▶ WHAT IS REQUIRED:
Once you find the line containing "A Hohmann transfer takes a cubesat", output it and every line after it to the end of the records, exactly.

Stored data entries:

-------------------------

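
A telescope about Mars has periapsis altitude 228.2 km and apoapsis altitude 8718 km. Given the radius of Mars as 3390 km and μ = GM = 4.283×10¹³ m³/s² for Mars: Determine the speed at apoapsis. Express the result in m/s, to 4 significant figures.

r_p = 3390 + 228.2 = 3618.2 km = 3.6182×10⁶ m.
r_a = 3390 + 8718 = 12108 km = 1.2108×10⁷ m.
Semi-major axis a = (r_p + r_a)/2 = 7863.1 km = 7.863×10⁶ m.
Vis-viva: v² = μ(2/r − 1/a) = 4.283×10¹³ × (1.652×10⁻⁷ − 1.272×10⁻⁷) = 1.628×10⁶ m²/s².
v = 1276 m/s.

v ≈ 1276 m/s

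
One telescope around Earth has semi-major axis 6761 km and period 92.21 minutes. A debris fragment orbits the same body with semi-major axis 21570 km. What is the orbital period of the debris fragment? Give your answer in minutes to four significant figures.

T₂ ≈ 525.5 minutes

Kepler's third law: T² ∝ a³, so T₂ = T₁ (a₂/a₁)^(3/2).
a₂/a₁ = 3.190, (a₂/a₁)^(3/2) = 5.698.
T₂ = 92.21 × 5.698 = 525.5 minutes.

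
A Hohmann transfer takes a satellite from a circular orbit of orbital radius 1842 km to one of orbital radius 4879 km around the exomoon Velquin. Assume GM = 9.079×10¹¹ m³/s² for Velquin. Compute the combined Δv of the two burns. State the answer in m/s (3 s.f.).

r₁ = 1842 km = 1.842×10⁶ m.
r₂ = 4879 km = 4.879×10⁶ m.
Transfer ellipse a_t = (r₁ + r₂)/2 = 3.360×10⁶ m.
At r₁: circular v_c1 = √(μ/r₁) = 702.1 m/s; transfer-periapsis v_p = √[μ(2/r₁ − 1/a_t)] = 845.9 m/s.
Δv₁ = v_p − v_c1 = 143.9 m/s.
At r₂: circular v_c2 = √(μ/r₂) = 431.4 m/s; transfer-apoapsis v_a = √[μ(2/r₂ − 1/a_t)] = 319.4 m/s.
Δv₂ = v_c2 − v_a = 112.0 m/s.
Total Δv = Δv₁ + Δv₂ = 255.9 m/s.

Δv_total ≈ 256 m/s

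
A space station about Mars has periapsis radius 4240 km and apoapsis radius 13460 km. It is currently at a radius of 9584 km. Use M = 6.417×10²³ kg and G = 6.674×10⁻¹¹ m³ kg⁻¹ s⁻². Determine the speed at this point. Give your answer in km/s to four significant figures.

μ = GM = 6.674×10⁻¹¹ × 6.417×10²³ = 4.283×10¹³ m³/s².
Semi-major axis a = (r_p + r_a)/2 = 8850.0 km = 8.850×10⁶ m.
Vis-viva: v² = μ(2/r − 1/a) = 4.283×10¹³ × (2.087×10⁻⁷ − 1.130×10⁻⁷) = 4.098×10⁶ m²/s².
v = 2024 m/s = 2.024 km/s.

v ≈ 2.024 km/s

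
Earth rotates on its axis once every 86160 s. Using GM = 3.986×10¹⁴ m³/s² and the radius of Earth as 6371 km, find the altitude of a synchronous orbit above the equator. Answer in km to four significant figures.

A synchronous orbit has period T, so by Kepler's third law a = (μT²/4π²)^(1/3).
μT²/4π² = 3.986×10¹⁴ × (8.616×10⁴)² / 39.48 = 7.495×10²² m³.
a = 4.216×10⁷ m = 42163 km.
Altitude h = a − R = 42163 − 6371 = 35792 km.

h_sync ≈ 35790 km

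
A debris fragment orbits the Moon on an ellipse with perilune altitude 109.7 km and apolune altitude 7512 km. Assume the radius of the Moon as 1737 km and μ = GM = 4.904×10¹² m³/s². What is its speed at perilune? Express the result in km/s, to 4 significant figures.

v ≈ 2.104 km/s

r_p = 1737 + 109.7 = 1846.7 km = 1.8467×10⁶ m.
r_a = 1737 + 7512 = 9249.0 km = 9.2490×10⁶ m.
Semi-major axis a = (r_p + r_a)/2 = 5547.9 km = 5.548×10⁶ m.
Vis-viva: v² = μ(2/r − 1/a) = 4.904×10¹² × (1.083×10⁻⁶ − 1.803×10⁻⁷) = 4.427×10⁶ m²/s².
v = 2104 m/s = 2.104 km/s.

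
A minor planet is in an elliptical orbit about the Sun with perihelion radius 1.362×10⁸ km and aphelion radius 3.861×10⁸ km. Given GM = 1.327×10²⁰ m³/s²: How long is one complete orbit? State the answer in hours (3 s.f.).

T ≈ 20200 hours

Semi-major axis a = (r_p + r_a)/2 = (1.3620×10⁸ + 3.8610×10⁸)/2 = 2.6115×10⁸ km = 2.612×10¹¹ m.
By Kepler's third law T = 2π√(a³/μ) = 2π × 1.159×10⁷ = 7.279×10⁷ s.
= 20220 hours.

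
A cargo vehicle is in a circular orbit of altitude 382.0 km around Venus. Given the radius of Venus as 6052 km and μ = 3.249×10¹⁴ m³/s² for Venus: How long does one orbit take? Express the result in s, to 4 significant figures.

r = 6052 + 382.0 = 6434.0 km = 6.4340×10⁶ m.
Kepler's third law: T = 2π√(r³/μ) = 2π√((6.434×10⁶)³ / 3.249×10¹⁴).
r³/μ = 8.198×10⁵ s², so T = 2π × 9.054×10² = 5.689×10³ s.

T ≈ 5689 s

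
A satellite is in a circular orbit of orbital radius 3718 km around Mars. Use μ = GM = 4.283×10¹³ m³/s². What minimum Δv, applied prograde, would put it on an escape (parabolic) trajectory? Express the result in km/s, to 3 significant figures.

r = 3718 km = 3.718×10⁶ m.
Circular speed v_c = √(μ/r) = 3394 m/s.
Escape speed v_esc = √(2μ/r) = √2 × v_c = 4800 m/s.
Δv = v_esc − v_c = 1406 m/s = 1.406 km/s.

Δv ≈ 1.41 km/s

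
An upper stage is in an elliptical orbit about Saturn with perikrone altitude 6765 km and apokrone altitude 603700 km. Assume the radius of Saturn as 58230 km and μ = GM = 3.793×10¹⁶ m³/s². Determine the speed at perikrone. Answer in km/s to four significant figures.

r_p = 58230 + 6765 = 64995 km = 6.4995×10⁷ m.
r_a = 58230 + 603700 = 661930 km = 6.6193×10⁸ m.
Semi-major axis a = (r_p + r_a)/2 = 3.6346×10⁵ km = 3.635×10⁸ m.
Vis-viva: v² = μ(2/r − 1/a) = 3.793×10¹⁶ × (3.077×10⁻⁸ − 2.751×10⁻⁹) = 1.063×10⁹ m²/s².
v = 32600 m/s = 32.60 km/s.

v ≈ 32.60 km/s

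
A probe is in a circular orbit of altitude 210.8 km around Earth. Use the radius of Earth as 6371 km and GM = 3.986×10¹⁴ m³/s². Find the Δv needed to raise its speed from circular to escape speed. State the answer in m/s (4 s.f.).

Δv ≈ 3223 m/s

r = 6371 + 210.8 = 6581.8 km = 6.5818×10⁶ m.
Circular speed v_c = √(μ/r) = 7782 m/s.
Escape speed v_esc = √(2μ/r) = √2 × v_c = 11010 m/s.
Δv = v_esc − v_c = 3223 m/s.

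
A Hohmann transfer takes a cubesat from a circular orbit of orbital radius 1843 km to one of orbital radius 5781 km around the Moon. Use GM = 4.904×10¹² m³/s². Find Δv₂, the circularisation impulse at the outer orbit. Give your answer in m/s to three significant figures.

Δv ≈ 281 m/s

r₁ = 1843 km = 1.843×10⁶ m.
r₂ = 5781 km = 5.781×10⁶ m.
Transfer ellipse a_t = (r₁ + r₂)/2 = 3.812×10⁶ m.
At r₁: circular v_c1 = √(μ/r₁) = 1631 m/s; transfer-perilune v_p = √[μ(2/r₁ − 1/a_t)] = 2009 m/s.
At r₂: circular v_c2 = √(μ/r₂) = 921.0 m/s; transfer-apolune v_a = √[μ(2/r₂ − 1/a_t)] = 640.4 m/s.
Δv₂ = v_c2 − v_a = 280.6 m/s.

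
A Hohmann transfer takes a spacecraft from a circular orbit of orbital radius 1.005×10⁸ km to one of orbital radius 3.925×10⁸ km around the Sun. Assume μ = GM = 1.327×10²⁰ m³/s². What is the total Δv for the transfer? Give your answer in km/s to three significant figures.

Δv_total ≈ 16.2 km/s

r₁ = 1.005×10⁸ km = 1.005×10¹¹ m.
r₂ = 3.925×10⁸ km = 3.925×10¹¹ m.
Transfer ellipse a_t = (r₁ + r₂)/2 = 2.465×10¹¹ m.
At r₁: circular v_c1 = √(μ/r₁) = 36340 m/s; transfer-perihelion v_p = √[μ(2/r₁ − 1/a_t)] = 45850 m/s.
Δv₁ = v_p − v_c1 = 9515 m/s.
At r₂: circular v_c2 = √(μ/r₂) = 18390 m/s; transfer-aphelion v_a = √[μ(2/r₂ − 1/a_t)] = 11740 m/s.
Δv₂ = v_c2 − v_a = 6647 m/s.
Total Δv = Δv₁ + Δv₂ = 16160 m/s = 16.16 km/s.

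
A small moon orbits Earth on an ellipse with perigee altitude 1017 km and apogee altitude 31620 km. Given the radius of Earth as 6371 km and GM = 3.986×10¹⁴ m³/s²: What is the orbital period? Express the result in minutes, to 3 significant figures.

T ≈ 567 minutes

r_p = 6371 + 1017 = 7388.0 km = 7.3880×10⁶ m.
r_a = 6371 + 31620 = 37991 km = 3.7991×10⁷ m.
Semi-major axis a = (r_p + r_a)/2 = (7388.0 + 37991)/2 = 22690 km = 2.269×10⁷ m.
By Kepler's third law T = 2π√(a³/μ) = 2π × 5.413×10³ = 3.401×10⁴ s.
= 566.9 minutes.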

-------------------------

▶ PROBLEM SOLUTION:
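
A Hohmann transfer takes a cubesat from a circular orbit of orbital radius 1843 km to one of orbital radius 5781 km around the Moon. Use GM = 4.904×10¹² m³/s². Find Δv₂, the circularisation impulse at the outer orbit. Give your answer in m/s to three significant figures.

Δv ≈ 281 m/s

r₁ = 1843 km = 1.843×10⁶ m.
r₂ = 5781 km = 5.781×10⁶ m.
Transfer ellipse a_t = (r₁ + r₂)/2 = 3.812×10⁶ m.
At r₁: circular v_c1 = √(μ/r₁) = 1631 m/s; transfer-perilune v_p = √[μ(2/r₁ − 1/a_t)] = 2009 m/s.
At r₂: circular v_c2 = √(μ/r₂) = 921.0 m/s; transfer-apolune v_a = √[μ(2/r₂ − 1/a_t)] = 640.4 m/s.
Δv₂ = v_c2 − v_a = 280.6 m/s.

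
A Hohmann transfer takes a spacecraft from a circular orbit of orbital radius 1.005×10⁸ km to one of orbital radius 3.925×10⁸ km around the Sun. Assume μ = GM = 1.327×10²⁰ m³/s². What is the total Δv for the transfer? Give your answer in km/s to three significant figures.

Δv_total ≈ 16.2 km/s

r₁ = 1.005×10⁸ km = 1.005×10¹¹ m.
r₂ = 3.925×10⁸ km = 3.925×10¹¹ m.
Transfer ellipse a_t = (r₁ + r₂)/2 = 2.465×10¹¹ m.
At r₁: circular v_c1 = √(μ/r₁) = 36340 m/s; transfer-perihelion v_p = √[μ(2/r₁ − 1/a_t)] = 45850 m/s.
Δv₁ = v_p − v_c1 = 9515 m/s.
At r₂: circular v_c2 = √(μ/r₂) = 18390 m/s; transfer-aphelion v_a = √[μ(2/r₂ − 1/a_t)] = 11740 m/s.
Δv₂ = v_c2 − v_a = 6647 m/s.
Total Δv = Δv₁ + Δv₂ = 16160 m/s = 16.16 km/s.

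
A small moon orbits Earth on an ellipse with perigee altitude 1017 km and apogee altitude 31620 km. Given the radius of Earth as 6371 km and GM = 3.986×10¹⁴ m³/s²: What is the orbital period? Express the result in minutes, to 3 significant figures.

T ≈ 567 minutes

r_p = 6371 + 1017 = 7388.0 km = 7.3880×10⁶ m.
r_a = 6371 + 31620 = 37991 km = 3.7991×10⁷ m.
Semi-major axis a = (r_p + r_a)/2 = (7388.0 + 37991)/2 = 22690 km = 2.269×10⁷ m.
By Kepler's third law T = 2π√(a³/μ) = 2π × 5.413×10³ = 3.401×10⁴ s.
= 566.9 minutes.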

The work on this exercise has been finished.